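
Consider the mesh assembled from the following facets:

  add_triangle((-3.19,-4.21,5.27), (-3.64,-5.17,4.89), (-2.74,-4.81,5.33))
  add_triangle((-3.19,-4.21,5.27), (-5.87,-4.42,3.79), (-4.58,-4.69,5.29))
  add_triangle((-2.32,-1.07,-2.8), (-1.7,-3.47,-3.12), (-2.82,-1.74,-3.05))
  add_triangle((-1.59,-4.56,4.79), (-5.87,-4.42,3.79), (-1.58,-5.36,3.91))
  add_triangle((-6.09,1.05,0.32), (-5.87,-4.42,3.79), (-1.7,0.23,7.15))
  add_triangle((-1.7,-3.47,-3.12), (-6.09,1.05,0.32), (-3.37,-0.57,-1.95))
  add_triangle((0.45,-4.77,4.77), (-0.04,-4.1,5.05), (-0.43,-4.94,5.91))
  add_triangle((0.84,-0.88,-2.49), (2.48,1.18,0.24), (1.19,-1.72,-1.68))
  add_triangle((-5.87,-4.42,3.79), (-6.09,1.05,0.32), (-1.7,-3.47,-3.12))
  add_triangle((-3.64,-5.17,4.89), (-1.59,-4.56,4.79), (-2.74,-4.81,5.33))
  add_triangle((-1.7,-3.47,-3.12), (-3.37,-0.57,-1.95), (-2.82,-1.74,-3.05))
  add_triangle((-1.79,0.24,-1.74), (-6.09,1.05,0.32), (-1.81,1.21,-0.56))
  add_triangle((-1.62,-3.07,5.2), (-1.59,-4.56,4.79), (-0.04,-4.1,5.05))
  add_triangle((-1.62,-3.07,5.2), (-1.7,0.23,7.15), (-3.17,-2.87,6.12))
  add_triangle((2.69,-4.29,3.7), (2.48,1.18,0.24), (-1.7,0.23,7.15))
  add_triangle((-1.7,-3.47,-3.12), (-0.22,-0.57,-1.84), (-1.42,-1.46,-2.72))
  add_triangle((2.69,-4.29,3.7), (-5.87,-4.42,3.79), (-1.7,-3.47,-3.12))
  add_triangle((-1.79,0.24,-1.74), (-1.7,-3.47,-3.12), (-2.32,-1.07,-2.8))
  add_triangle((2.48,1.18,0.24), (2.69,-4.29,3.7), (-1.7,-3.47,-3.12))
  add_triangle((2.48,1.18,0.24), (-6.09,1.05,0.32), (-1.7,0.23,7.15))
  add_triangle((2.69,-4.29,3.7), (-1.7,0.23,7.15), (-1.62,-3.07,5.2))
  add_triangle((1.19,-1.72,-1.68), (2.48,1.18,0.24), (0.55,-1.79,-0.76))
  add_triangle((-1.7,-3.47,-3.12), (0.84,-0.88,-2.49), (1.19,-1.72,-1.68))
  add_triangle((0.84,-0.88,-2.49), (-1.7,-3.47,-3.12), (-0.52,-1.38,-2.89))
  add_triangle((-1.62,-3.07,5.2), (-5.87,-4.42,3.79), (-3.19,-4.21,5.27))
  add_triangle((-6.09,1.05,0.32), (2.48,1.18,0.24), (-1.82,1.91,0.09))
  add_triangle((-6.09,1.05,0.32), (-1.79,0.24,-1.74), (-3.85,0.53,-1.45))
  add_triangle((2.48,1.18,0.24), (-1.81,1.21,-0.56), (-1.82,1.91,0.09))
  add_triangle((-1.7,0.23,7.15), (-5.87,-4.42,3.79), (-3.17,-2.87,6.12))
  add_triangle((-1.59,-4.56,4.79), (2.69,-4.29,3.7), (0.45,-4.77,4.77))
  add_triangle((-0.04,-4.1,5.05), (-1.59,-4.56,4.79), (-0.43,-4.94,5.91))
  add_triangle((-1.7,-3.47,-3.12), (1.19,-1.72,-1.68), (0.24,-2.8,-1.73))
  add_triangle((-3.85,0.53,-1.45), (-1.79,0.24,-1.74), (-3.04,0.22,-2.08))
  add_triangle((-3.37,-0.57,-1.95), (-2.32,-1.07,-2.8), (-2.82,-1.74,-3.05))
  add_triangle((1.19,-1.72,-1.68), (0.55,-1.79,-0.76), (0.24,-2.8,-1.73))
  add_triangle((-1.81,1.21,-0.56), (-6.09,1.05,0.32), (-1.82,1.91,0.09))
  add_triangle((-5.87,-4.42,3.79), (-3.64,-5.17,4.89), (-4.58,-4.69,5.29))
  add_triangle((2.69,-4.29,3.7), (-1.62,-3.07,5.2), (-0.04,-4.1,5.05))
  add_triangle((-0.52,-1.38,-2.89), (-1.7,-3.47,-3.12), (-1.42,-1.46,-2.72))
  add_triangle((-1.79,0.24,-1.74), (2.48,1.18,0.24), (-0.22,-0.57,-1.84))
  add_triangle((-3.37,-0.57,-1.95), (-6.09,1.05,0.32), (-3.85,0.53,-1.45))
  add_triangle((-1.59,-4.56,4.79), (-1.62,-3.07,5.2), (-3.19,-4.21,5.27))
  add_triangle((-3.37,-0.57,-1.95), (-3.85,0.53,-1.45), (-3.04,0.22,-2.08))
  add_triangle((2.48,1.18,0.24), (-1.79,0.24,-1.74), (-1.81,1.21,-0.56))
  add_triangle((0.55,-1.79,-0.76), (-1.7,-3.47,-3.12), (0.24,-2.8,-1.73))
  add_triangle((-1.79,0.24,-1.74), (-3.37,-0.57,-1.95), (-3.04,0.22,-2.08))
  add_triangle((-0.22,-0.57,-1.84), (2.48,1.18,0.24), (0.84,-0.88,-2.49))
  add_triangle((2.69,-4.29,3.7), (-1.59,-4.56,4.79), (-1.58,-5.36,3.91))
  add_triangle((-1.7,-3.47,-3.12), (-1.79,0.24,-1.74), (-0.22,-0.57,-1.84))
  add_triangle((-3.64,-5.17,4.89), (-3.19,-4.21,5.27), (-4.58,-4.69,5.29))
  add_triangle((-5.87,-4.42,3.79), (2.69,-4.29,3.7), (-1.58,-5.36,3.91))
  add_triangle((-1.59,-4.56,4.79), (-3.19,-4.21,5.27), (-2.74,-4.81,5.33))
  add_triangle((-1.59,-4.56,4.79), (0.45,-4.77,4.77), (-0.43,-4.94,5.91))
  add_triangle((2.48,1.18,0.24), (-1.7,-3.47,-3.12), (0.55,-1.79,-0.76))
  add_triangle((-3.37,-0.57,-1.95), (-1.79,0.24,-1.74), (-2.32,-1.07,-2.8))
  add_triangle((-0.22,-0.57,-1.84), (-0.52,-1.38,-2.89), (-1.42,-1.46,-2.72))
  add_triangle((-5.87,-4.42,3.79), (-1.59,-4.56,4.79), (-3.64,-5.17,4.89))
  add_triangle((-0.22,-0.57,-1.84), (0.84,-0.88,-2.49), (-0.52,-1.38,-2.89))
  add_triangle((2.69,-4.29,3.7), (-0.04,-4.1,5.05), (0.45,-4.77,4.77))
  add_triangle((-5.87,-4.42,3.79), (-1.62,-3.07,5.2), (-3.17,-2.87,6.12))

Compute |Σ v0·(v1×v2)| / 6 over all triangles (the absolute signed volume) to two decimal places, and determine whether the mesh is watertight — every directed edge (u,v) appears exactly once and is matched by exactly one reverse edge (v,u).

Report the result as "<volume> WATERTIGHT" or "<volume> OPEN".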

| WHAT IS BEING ASKED |
Read through the material above, and whenever a line contains "mesh", copy it.

| OUTPUT BELOW |
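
Consider the mesh assembled from the following facets:
Compute |Σ v0·(v1×v2)| / 6 over all triangles (the absolute signed volume) to two decimal places, and determine whether the mesh is watertight — every directed edge (u,v) appears exactly once and is matched by exactly one reverse edge (v,u).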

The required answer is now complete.